EXERCISE DIRECTIONS:
Where in the data below does the word "anyone" appear? Copy each line that holds it.

RECORDS SUPPLIED:
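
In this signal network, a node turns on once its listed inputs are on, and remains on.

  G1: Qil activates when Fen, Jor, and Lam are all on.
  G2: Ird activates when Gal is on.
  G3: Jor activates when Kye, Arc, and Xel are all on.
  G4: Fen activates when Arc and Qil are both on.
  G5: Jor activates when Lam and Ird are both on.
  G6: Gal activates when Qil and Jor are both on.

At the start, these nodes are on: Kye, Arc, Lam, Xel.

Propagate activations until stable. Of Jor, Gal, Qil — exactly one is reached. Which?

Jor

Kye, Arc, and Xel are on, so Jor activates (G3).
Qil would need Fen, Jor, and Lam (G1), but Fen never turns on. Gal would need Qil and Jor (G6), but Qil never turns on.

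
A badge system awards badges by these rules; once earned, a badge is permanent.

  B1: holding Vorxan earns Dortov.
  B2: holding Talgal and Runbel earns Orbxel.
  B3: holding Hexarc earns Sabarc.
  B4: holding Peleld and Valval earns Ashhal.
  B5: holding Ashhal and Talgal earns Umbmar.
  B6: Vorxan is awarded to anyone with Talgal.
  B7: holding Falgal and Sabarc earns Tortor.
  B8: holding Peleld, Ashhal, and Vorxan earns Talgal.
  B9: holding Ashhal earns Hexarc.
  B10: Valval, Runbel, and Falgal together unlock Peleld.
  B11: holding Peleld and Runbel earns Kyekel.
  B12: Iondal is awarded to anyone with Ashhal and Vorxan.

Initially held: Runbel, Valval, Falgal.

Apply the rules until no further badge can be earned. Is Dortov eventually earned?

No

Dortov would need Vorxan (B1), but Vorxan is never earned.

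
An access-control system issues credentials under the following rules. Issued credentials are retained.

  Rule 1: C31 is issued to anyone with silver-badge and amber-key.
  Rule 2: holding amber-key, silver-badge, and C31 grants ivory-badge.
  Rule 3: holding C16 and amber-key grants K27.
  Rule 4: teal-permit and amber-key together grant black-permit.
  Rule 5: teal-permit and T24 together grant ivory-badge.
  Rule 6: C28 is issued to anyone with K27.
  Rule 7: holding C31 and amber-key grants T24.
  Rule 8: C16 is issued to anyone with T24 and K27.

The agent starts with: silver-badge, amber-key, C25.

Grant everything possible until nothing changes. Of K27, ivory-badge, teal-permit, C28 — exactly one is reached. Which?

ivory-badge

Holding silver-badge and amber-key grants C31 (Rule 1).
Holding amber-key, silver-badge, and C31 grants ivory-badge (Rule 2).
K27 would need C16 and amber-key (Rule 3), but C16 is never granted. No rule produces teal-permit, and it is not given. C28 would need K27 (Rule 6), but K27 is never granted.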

WRITTEN ANSWER:
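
  B6: Vorxan is awarded to anyone with Talgal.
  B12: Iondal is awarded to anyone with Ashhal and Vorxan.
  Rule 1: C31 is issued to anyone with silver-badge and amber-key.
  Rule 6: C28 is issued to anyone with K27.
  Rule 8: C16 is issued to anyone with T24 and K27.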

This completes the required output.